Task statement |
Quote all of the entries word for word.

Dataset records |
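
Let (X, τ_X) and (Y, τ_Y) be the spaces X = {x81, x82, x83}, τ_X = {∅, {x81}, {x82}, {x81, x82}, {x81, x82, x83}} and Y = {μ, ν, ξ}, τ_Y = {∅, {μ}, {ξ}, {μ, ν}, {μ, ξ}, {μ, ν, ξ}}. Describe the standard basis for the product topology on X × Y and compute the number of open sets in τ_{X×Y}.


Basis B = {∅ × ∅, {x81} × {μ}, {x81} × {ξ}, {x82} × {μ}, {x82} × {ξ}, {x81} × {μ, ν}, {x81} × {μ, ξ}, {x81, x82} × {μ}, {x81, x82} × {ξ}, {x82} × {μ, ν}, {x82} × {μ, ξ}, {x81} × {μ, ν, ξ}, {x81, x82, x83} × {μ}, {x81, x82, x83} × {ξ}, {x82} × {μ, ν, ξ}, {x81, x82} × {μ, ν}, {x81, x82} × {μ, ξ}, {x81, x82} × {μ, ν, ξ}, {x81, x82, x83} × {μ, ν}, {x81, x82, x83} × {μ, ξ}, {x81, x82, x83} × {μ, ν, ξ}}; |τ_{X×Y}| = 70.

Enumerate products U × V with U ∈ τ_X, V ∈ τ_Y (deduplicated):
  ∅ × ∅ = {} (∅)
  {x81} × {μ} = {(x81,μ)}
  {x81} × {ξ} = {(x81,ξ)}
  {x82} × {μ} = {(x82,μ)}
  {x82} × {ξ} = {(x82,ξ)}
  {x81} × {μ, ν} = {(x81,μ), (x81,ν)}
  {x81} × {μ, ξ} = {(x81,μ), (x81,ξ)}
  {x81, x82} × {μ} = {(x81,μ), (x82,μ)}
  {x81, x82} × {ξ} = {(x81,ξ), (x82,ξ)}
  {x82} × {μ, ν} = {(x82,μ), (x82,ν)}
  {x82} × {μ, ξ} = {(x82,μ), (x82,ξ)}
  {x81} × {μ, ν, ξ} = {(x81,μ), (x81,ν), (x81,ξ)}
  {x81, x82, x83} × {μ} = {(x81,μ), (x82,μ), (x83,μ)}
  {x81, x82, x83} × {ξ} = {(x81,ξ), (x82,ξ), (x83,ξ)}
  {x82} × {μ, ν, ξ} = {(x82,μ), (x82,ν), (x82,ξ)}
  {x81, x82} × {μ, ν} = {(x81,μ), (x81,ν), (x82,μ), (x82,ν)}
  {x81, x82} × {μ, ξ} = {(x81,μ), (x81,ξ), (x82,μ), (x82,ξ)}
  {x81, x82} × {μ, ν, ξ} = {(x81,μ), (x81,ν), (x81,ξ), (x82,μ), (x82,ν), (x82,ξ)}
  {x81, x82, x83} × {μ, ν} = {(x81,μ), (x81,ν), (x82,μ), (x82,ν), (x83,μ), (x83,ν)}
  {x81, x82, x83} × {μ, ξ} = {(x81,μ), (x81,ξ), (x82,μ), (x82,ξ), (x83,μ), (x83,ξ)}
  {x81, x82, x83} × {μ, ν, ξ} = {(x81,μ), (x81,ν), (x81,ξ), (x82,μ), (x82,ν), (x82,ξ), (x83,μ), (x83,ν), (x83,ξ)}
These 21 distinct sets form the basis B.
Close under arbitrary unions to get τ_{X×Y}; counting gives |τ_{X×Y}| = 70.


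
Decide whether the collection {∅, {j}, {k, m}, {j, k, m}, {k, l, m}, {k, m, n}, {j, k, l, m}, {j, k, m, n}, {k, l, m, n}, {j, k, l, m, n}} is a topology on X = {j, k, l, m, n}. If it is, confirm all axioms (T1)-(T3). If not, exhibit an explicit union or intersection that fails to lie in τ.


τ IS a topology on X.

Axiom (T1): ∅ ∈ τ? Yes; X ∈ τ? Yes.
Axiom (T2/T3): check pairwise unions and intersections of members of τ.
All pairwise intersections and unions checked — each lies in τ. Therefore τ satisfies (T1), (T2), (T3): it IS a topology on X.


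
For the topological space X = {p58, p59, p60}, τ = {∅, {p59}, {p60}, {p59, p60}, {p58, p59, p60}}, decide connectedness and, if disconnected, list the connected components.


(X, τ) is connected.

Find clopen sets (U ∈ τ with X ∖ U ∈ τ):
  U = ∅, X ∖ U = {p58, p59, p60} — both open, so U is clopen.
  U = {p58, p59, p60}, X ∖ U = ∅ — both open, so U is clopen.
Only trivial clopens (∅ and X) exist, so (X, τ) is connected.
Compute connected components by grouping points that agree on all clopens:
  component: {p58, p59, p60}


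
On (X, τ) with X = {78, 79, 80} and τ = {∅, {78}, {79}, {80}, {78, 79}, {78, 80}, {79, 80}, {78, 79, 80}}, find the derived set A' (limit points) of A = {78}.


A' = ∅

For each x ∈ X, list the open sets U ∈ τ with x ∈ U, then check whether U ∩ (A ∖ {x}) ≠ ∅ for every such U.
  x = 78: open {78} ∋ x has {78} ∩ (A ∖ {78}) = ∅, so x is NOT a limit point.
  x = 79: open {79} ∋ x has {79} ∩ (A ∖ {79}) = ∅, so x is NOT a limit point.
  x = 80: open {80} ∋ x has {80} ∩ (A ∖ {80}) = ∅, so x is NOT a limit point.
Collecting: A' = ∅.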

Task response |
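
Let (X, τ_X) and (Y, τ_Y) be the spaces X = {x81, x82, x83}, τ_X = {∅, {x81}, {x82}, {x81, x82}, {x81, x82, x83}} and Y = {μ, ν, ξ}, τ_Y = {∅, {μ}, {ξ}, {μ, ν}, {μ, ξ}, {μ, ν, ξ}}. Describe the standard basis for the product topology on X × Y and compute the number of open sets in τ_{X×Y}.


Basis B = {∅ × ∅, {x81} × {μ}, {x81} × {ξ}, {x82} × {μ}, {x82} × {ξ}, {x81} × {μ, ν}, {x81} × {μ, ξ}, {x81, x82} × {μ}, {x81, x82} × {ξ}, {x82} × {μ, ν}, {x82} × {μ, ξ}, {x81} × {μ, ν, ξ}, {x81, x82, x83} × {μ}, {x81, x82, x83} × {ξ}, {x82} × {μ, ν, ξ}, {x81, x82} × {μ, ν}, {x81, x82} × {μ, ξ}, {x81, x82} × {μ, ν, ξ}, {x81, x82, x83} × {μ, ν}, {x81, x82, x83} × {μ, ξ}, {x81, x82, x83} × {μ, ν, ξ}}; |τ_{X×Y}| = 70.

Enumerate products U × V with U ∈ τ_X, V ∈ τ_Y (deduplicated):
  ∅ × ∅ = {} (∅)
  {x81} × {μ} = {(x81,μ)}
  {x81} × {ξ} = {(x81,ξ)}
  {x82} × {μ} = {(x82,μ)}
  {x82} × {ξ} = {(x82,ξ)}
  {x81} × {μ, ν} = {(x81,μ), (x81,ν)}
  {x81} × {μ, ξ} = {(x81,μ), (x81,ξ)}
  {x81, x82} × {μ} = {(x81,μ), (x82,μ)}
  {x81, x82} × {ξ} = {(x81,ξ), (x82,ξ)}
  {x82} × {μ, ν} = {(x82,μ), (x82,ν)}
  {x82} × {μ, ξ} = {(x82,μ), (x82,ξ)}
  {x81} × {μ, ν, ξ} = {(x81,μ), (x81,ν), (x81,ξ)}
  {x81, x82, x83} × {μ} = {(x81,μ), (x82,μ), (x83,μ)}
  {x81, x82, x83} × {ξ} = {(x81,ξ), (x82,ξ), (x83,ξ)}
  {x82} × {μ, ν, ξ} = {(x82,μ), (x82,ν), (x82,ξ)}
  {x81, x82} × {μ, ν} = {(x81,μ), (x81,ν), (x82,μ), (x82,ν)}
  {x81, x82} × {μ, ξ} = {(x81,μ), (x81,ξ), (x82,μ), (x82,ξ)}
  {x81, x82} × {μ, ν, ξ} = {(x81,μ), (x81,ν), (x81,ξ), (x82,μ), (x82,ν), (x82,ξ)}
  {x81, x82, x83} × {μ, ν} = {(x81,μ), (x81,ν), (x82,μ), (x82,ν), (x83,μ), (x83,ν)}
  {x81, x82, x83} × {μ, ξ} = {(x81,μ), (x81,ξ), (x82,μ), (x82,ξ), (x83,μ), (x83,ξ)}
  {x81, x82, x83} × {μ, ν, ξ} = {(x81,μ), (x81,ν), (x81,ξ), (x82,μ), (x82,ν), (x82,ξ), (x83,μ), (x83,ν), (x83,ξ)}
These 21 distinct sets form the basis B.
Close under arbitrary unions to get τ_{X×Y}; counting gives |τ_{X×Y}| = 70.


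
Decide whether the collection {∅, {j}, {k, m}, {j, k, m}, {k, l, m}, {k, m, n}, {j, k, l, m}, {j, k, m, n}, {k, l, m, n}, {j, k, l, m, n}} is a topology on X = {j, k, l, m, n}. If it is, confirm all axioms (T1)-(T3). If not, exhibit an explicit union or intersection that fails to lie in τ.


τ IS a topology on X.

Axiom (T1): ∅ ∈ τ? Yes; X ∈ τ? Yes.
Axiom (T2/T3): check pairwise unions and intersections of members of τ.
All pairwise intersections and unions checked — each lies in τ. Therefore τ satisfies (T1), (T2), (T3): it IS a topology on X.


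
For the topological space X = {p58, p59, p60}, τ = {∅, {p59}, {p60}, {p59, p60}, {p58, p59, p60}}, decide connectedness and, if disconnected, list the connected components.


(X, τ) is connected.

Find clopen sets (U ∈ τ with X ∖ U ∈ τ):
  U = ∅, X ∖ U = {p58, p59, p60} — both open, so U is clopen.
  U = {p58, p59, p60}, X ∖ U = ∅ — both open, so U is clopen.
Only trivial clopens (∅ and X) exist, so (X, τ) is connected.
Compute connected components by grouping points that agree on all clopens:
  component: {p58, p59, p60}


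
On (X, τ) with X = {78, 79, 80} and τ = {∅, {78}, {79}, {80}, {78, 79}, {78, 80}, {79, 80}, {78, 79, 80}}, find the derived set A' (limit points) of A = {78}.


A' = ∅

For each x ∈ X, list the open sets U ∈ τ with x ∈ U, then check whether U ∩ (A ∖ {x}) ≠ ∅ for every such U.
  x = 78: open {78} ∋ x has {78} ∩ (A ∖ {78}) = ∅, so x is NOT a limit point.
  x = 79: open {79} ∋ x has {79} ∩ (A ∖ {79}) = ∅, so x is NOT a limit point.
  x = 80: open {80} ∋ x has {80} ∩ (A ∖ {80}) = ∅, so x is NOT a limit point.
Collecting: A' = ∅.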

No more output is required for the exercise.